Data to use —

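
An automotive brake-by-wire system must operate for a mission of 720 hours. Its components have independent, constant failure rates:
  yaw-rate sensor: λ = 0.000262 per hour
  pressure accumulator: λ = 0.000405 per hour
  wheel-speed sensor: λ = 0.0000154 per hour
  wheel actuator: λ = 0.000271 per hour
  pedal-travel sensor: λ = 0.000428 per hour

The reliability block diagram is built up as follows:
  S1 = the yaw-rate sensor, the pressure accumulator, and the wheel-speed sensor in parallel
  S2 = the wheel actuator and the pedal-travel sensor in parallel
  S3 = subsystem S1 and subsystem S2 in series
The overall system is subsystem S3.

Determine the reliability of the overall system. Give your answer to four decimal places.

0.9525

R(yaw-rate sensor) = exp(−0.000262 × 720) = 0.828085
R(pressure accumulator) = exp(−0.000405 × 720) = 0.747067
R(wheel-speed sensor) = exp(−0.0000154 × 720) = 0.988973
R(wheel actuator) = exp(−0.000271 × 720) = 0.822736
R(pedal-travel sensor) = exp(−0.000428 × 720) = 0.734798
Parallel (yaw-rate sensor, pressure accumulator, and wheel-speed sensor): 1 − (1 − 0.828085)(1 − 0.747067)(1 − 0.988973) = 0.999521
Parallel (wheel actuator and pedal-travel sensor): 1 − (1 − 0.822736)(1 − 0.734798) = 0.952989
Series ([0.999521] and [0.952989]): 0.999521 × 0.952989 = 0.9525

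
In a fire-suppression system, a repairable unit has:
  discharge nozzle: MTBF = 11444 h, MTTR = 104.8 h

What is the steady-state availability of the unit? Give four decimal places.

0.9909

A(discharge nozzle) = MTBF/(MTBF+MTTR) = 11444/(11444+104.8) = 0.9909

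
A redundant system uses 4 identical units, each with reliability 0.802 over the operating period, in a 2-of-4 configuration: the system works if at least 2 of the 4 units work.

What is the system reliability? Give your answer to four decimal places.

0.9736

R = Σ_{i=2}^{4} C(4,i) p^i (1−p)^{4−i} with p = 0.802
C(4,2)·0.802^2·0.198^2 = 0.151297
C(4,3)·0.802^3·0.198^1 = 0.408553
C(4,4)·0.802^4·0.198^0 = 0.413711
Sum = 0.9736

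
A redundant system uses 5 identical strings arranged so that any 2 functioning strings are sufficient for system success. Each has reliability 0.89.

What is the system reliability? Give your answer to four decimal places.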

Problem description — Go through the preceding material and copy each line that has the word "identical".

Result of this task —
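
A redundant system uses 4 identical units, each with reliability 0.802 over the operating period, in a 2-of-4 configuration: the system works if at least 2 of the 4 units work.
A redundant system uses 5 identical strings arranged so that any 2 functioning strings are sufficient for system success. Each has reliability 0.89.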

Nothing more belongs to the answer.